• **What you are asked to do**
Your answer must be an exact copy of the records below.

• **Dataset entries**
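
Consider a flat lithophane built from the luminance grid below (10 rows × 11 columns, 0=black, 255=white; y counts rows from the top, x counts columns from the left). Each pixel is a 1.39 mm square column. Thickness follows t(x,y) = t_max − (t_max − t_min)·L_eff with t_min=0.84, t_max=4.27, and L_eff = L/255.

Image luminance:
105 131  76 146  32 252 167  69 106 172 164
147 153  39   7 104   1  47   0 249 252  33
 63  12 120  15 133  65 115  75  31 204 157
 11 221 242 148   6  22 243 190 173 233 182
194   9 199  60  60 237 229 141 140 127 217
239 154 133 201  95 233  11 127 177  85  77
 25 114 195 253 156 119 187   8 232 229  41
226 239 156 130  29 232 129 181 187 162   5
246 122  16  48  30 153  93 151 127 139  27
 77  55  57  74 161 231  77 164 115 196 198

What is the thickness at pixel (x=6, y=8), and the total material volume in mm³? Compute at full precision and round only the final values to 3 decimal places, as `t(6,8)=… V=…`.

span = t_max - t_min = 4.27 - 0.84 = 3.430
L(6,8) = 93, L_eff = 93/255 = 0.364706
t(6,8) = 4.27 - 3.430·0.364706 = 3.019
Σt over all 10·11 pixels = 71582/255 ≈ 280.7137255
V = pitch²·Σt = 1.39²·71582/255 = 542.367

t(6,8)=3.019 V=542.367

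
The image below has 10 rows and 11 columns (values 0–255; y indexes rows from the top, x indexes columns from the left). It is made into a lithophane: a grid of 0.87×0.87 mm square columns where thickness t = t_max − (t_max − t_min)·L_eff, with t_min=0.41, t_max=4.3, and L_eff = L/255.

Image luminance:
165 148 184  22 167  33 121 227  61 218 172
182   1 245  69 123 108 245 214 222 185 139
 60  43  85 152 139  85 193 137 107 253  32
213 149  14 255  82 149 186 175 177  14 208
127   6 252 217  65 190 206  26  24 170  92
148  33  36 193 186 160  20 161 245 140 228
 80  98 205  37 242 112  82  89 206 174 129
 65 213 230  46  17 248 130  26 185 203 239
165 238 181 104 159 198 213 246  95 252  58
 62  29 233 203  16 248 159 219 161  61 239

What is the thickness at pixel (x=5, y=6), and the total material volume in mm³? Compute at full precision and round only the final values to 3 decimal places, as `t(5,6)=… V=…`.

t(5,6)=2.591 V=176.977

span = t_max - t_min = 4.3 - 0.41 = 3.890
L(5,6) = 112, L_eff = 112/255 = 0.439216
t(5,6) = 4.3 - 3.890·0.439216 = 2.591
Σt over all 10·11 pixels = 5962369/25500 ≈ 233.8183922
V = pitch²·Σt = 0.87²·5962369/25500 = 176.977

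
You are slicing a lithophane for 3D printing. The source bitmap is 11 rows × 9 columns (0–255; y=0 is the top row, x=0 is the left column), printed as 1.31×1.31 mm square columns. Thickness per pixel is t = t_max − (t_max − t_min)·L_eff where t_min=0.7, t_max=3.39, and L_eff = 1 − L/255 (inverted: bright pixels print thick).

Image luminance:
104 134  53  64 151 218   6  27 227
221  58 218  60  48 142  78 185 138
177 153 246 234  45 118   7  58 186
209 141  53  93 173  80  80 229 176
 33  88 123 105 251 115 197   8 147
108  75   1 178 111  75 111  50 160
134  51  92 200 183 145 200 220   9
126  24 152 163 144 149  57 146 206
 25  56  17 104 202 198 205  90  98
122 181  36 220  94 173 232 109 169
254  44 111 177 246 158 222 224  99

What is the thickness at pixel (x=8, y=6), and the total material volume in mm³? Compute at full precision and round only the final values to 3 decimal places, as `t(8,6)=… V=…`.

span = t_max - t_min = 3.39 - 0.7 = 2.690
L(8,6) = 9, L_eff = 1 - 9/255 = 0.964706 (inverted)
t(8,6) = 3.39 - 2.690·0.964706 = 0.795
Σt over all 11·9 pixels = 5208467/25500 ≈ 204.2536078
V = pitch²·Σt = 1.31²·5208467/25500 = 350.520

t(8,6)=0.795 V=350.520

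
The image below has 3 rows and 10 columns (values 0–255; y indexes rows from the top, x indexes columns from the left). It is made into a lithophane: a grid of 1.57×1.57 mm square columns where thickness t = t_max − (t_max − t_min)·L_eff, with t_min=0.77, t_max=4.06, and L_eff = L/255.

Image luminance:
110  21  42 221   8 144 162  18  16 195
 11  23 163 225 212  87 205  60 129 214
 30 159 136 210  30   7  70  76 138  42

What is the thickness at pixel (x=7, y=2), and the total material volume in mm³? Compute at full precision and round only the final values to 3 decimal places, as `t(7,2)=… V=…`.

span = t_max - t_min = 4.06 - 0.77 = 3.290
L(7,2) = 76, L_eff = 76/255 = 0.298039
t(7,2) = 4.06 - 3.290·0.298039 = 3.079
Σt over all 3·10 pixels = 516236/6375 ≈ 80.9781961
V = pitch²·Σt = 1.57²·516236/6375 = 199.603

t(7,2)=3.079 V=199.603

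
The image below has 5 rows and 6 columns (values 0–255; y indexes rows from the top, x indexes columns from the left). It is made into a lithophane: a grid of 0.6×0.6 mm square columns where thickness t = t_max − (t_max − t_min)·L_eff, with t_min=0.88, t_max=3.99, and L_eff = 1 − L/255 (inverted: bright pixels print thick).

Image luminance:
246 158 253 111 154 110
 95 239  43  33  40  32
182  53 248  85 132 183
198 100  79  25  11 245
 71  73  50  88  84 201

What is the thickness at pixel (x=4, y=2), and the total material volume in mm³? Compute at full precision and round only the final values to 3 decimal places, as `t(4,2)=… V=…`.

span = t_max - t_min = 3.99 - 0.88 = 3.110
L(4,2) = 132, L_eff = 1 - 132/255 = 0.482353 (inverted)
t(4,2) = 3.99 - 3.110·0.482353 = 2.490
Σt over all 5·6 pixels = 899821/12750 ≈ 70.5741961
V = pitch²·Σt = 0.6²·899821/12750 = 25.407

t(4,2)=2.490 V=25.407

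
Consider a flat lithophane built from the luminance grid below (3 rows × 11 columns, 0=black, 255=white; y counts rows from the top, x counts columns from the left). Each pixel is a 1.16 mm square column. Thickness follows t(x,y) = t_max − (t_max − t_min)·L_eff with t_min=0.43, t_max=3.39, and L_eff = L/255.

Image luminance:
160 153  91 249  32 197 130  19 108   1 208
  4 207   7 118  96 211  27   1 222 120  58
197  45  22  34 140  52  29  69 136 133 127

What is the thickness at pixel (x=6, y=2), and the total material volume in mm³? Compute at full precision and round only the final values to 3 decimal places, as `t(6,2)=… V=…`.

t(6,2)=3.053 V=97.379

span = t_max - t_min = 3.39 - 0.43 = 2.960
L(6,2) = 29, L_eff = 29/255 = 0.113725
t(6,2) = 3.39 - 2.960·0.113725 = 3.053
Σt over all 3·11 pixels = 1845397/25500 ≈ 72.3685098
V = pitch²·Σt = 1.16²·1845397/25500 = 97.379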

• **Solution to the exercise**
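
Consider a flat lithophane built from the luminance grid below (10 rows × 11 columns, 0=black, 255=white; y counts rows from the top, x counts columns from the left). Each pixel is a 1.39 mm square column. Thickness follows t(x,y) = t_max − (t_max − t_min)·L_eff with t_min=0.84, t_max=4.27, and L_eff = L/255.

Image luminance:
105 131  76 146  32 252 167  69 106 172 164
147 153  39   7 104   1  47   0 249 252  33
 63  12 120  15 133  65 115  75  31 204 157
 11 221 242 148   6  22 243 190 173 233 182
194   9 199  60  60 237 229 141 140 127 217
239 154 133 201  95 233  11 127 177  85  77
 25 114 195 253 156 119 187   8 232 229  41
226 239 156 130  29 232 129 181 187 162   5
246 122  16  48  30 153  93 151 127 139  27
 77  55  57  74 161 231  77 164 115 196 198

What is the thickness at pixel (x=6, y=8), and the total material volume in mm³? Compute at full precision and round only the final values to 3 decimal places, as `t(6,8)=… V=…`.

span = t_max - t_min = 4.27 - 0.84 = 3.430
L(6,8) = 93, L_eff = 93/255 = 0.364706
t(6,8) = 4.27 - 3.430·0.364706 = 3.019
Σt over all 10·11 pixels = 71582/255 ≈ 280.7137255
V = pitch²·Σt = 1.39²·71582/255 = 542.367

t(6,8)=3.019 V=542.367

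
The image below has 10 rows and 11 columns (values 0–255; y indexes rows from the top, x indexes columns from the left). It is made into a lithophane: a grid of 0.87×0.87 mm square columns where thickness t = t_max − (t_max − t_min)·L_eff, with t_min=0.41, t_max=4.3, and L_eff = L/255.

Image luminance:
165 148 184  22 167  33 121 227  61 218 172
182   1 245  69 123 108 245 214 222 185 139
 60  43  85 152 139  85 193 137 107 253  32
213 149  14 255  82 149 186 175 177  14 208
127   6 252 217  65 190 206  26  24 170  92
148  33  36 193 186 160  20 161 245 140 228
 80  98 205  37 242 112  82  89 206 174 129
 65 213 230  46  17 248 130  26 185 203 239
165 238 181 104 159 198 213 246  95 252  58
 62  29 233 203  16 248 159 219 161  61 239

What is the thickness at pixel (x=5, y=6), and the total material volume in mm³? Compute at full precision and round only the final values to 3 decimal places, as `t(5,6)=… V=…`.

t(5,6)=2.591 V=176.977

span = t_max - t_min = 4.3 - 0.41 = 3.890
L(5,6) = 112, L_eff = 112/255 = 0.439216
t(5,6) = 4.3 - 3.890·0.439216 = 2.591
Σt over all 10·11 pixels = 5962369/25500 ≈ 233.8183922
V = pitch²·Σt = 0.87²·5962369/25500 = 176.977

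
You are slicing a lithophane for 3D printing. The source bitmap is 11 rows × 9 columns (0–255; y=0 is the top row, x=0 is the left column), printed as 1.31×1.31 mm square columns. Thickness per pixel is t = t_max − (t_max − t_min)·L_eff where t_min=0.7, t_max=3.39, and L_eff = 1 − L/255 (inverted: bright pixels print thick).

Image luminance:
104 134  53  64 151 218   6  27 227
221  58 218  60  48 142  78 185 138
177 153 246 234  45 118   7  58 186
209 141  53  93 173  80  80 229 176
 33  88 123 105 251 115 197   8 147
108  75   1 178 111  75 111  50 160
134  51  92 200 183 145 200 220   9
126  24 152 163 144 149  57 146 206
 25  56  17 104 202 198 205  90  98
122 181  36 220  94 173 232 109 169
254  44 111 177 246 158 222 224  99

What is the thickness at pixel (x=8, y=6), and the total material volume in mm³? Compute at full precision and round only the final values to 3 decimal places, as `t(8,6)=… V=…`.

span = t_max - t_min = 3.39 - 0.7 = 2.690
L(8,6) = 9, L_eff = 1 - 9/255 = 0.964706 (inverted)
t(8,6) = 3.39 - 2.690·0.964706 = 0.795
Σt over all 11·9 pixels = 5208467/25500 ≈ 204.2536078
V = pitch²·Σt = 1.31²·5208467/25500 = 350.520

t(8,6)=0.795 V=350.520

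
The image below has 3 rows and 10 columns (values 0–255; y indexes rows from the top, x indexes columns from the left). It is made into a lithophane: a grid of 1.57×1.57 mm square columns where thickness t = t_max − (t_max − t_min)·L_eff, with t_min=0.77, t_max=4.06, and L_eff = L/255.

Image luminance:
110  21  42 221   8 144 162  18  16 195
 11  23 163 225 212  87 205  60 129 214
 30 159 136 210  30   7  70  76 138  42

What is the thickness at pixel (x=7, y=2), and the total material volume in mm³? Compute at full precision and round only the final values to 3 decimal places, as `t(7,2)=… V=…`.

span = t_max - t_min = 4.06 - 0.77 = 3.290
L(7,2) = 76, L_eff = 76/255 = 0.298039
t(7,2) = 4.06 - 3.290·0.298039 = 3.079
Σt over all 3·10 pixels = 516236/6375 ≈ 80.9781961
V = pitch²·Σt = 1.57²·516236/6375 = 199.603

t(7,2)=3.079 V=199.603

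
The image below has 5 rows and 6 columns (values 0–255; y indexes rows from the top, x indexes columns from the left). It is made into a lithophane: a grid of 0.6×0.6 mm square columns where thickness t = t_max − (t_max − t_min)·L_eff, with t_min=0.88, t_max=3.99, and L_eff = 1 − L/255 (inverted: bright pixels print thick).

Image luminance:
246 158 253 111 154 110
 95 239  43  33  40  32
182  53 248  85 132 183
198 100  79  25  11 245
 71  73  50  88  84 201

What is the thickness at pixel (x=4, y=2), and the total material volume in mm³? Compute at full precision and round only the final values to 3 decimal places, as `t(4,2)=… V=…`.

span = t_max - t_min = 3.99 - 0.88 = 3.110
L(4,2) = 132, L_eff = 1 - 132/255 = 0.482353 (inverted)
t(4,2) = 3.99 - 3.110·0.482353 = 2.490
Σt over all 5·6 pixels = 899821/12750 ≈ 70.5741961
V = pitch²·Σt = 0.6²·899821/12750 = 25.407

t(4,2)=2.490 V=25.407

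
Consider a flat lithophane built from the luminance grid below (3 rows × 11 columns, 0=black, 255=white; y counts rows from the top, x counts columns from the left). Each pixel is a 1.16 mm square column. Thickness follows t(x,y) = t_max − (t_max − t_min)·L_eff with t_min=0.43, t_max=3.39, and L_eff = L/255.

Image luminance:
160 153  91 249  32 197 130  19 108   1 208
  4 207   7 118  96 211  27   1 222 120  58
197  45  22  34 140  52  29  69 136 133 127

What is the thickness at pixel (x=6, y=2), and the total material volume in mm³? Compute at full precision and round only the final values to 3 decimal places, as `t(6,2)=… V=…`.

t(6,2)=3.053 V=97.379

span = t_max - t_min = 3.39 - 0.43 = 2.960
L(6,2) = 29, L_eff = 29/255 = 0.113725
t(6,2) = 3.39 - 2.960·0.113725 = 3.053
Σt over all 3·11 pixels = 1845397/25500 ≈ 72.3685098
V = pitch²·Σt = 1.16²·1845397/25500 = 97.379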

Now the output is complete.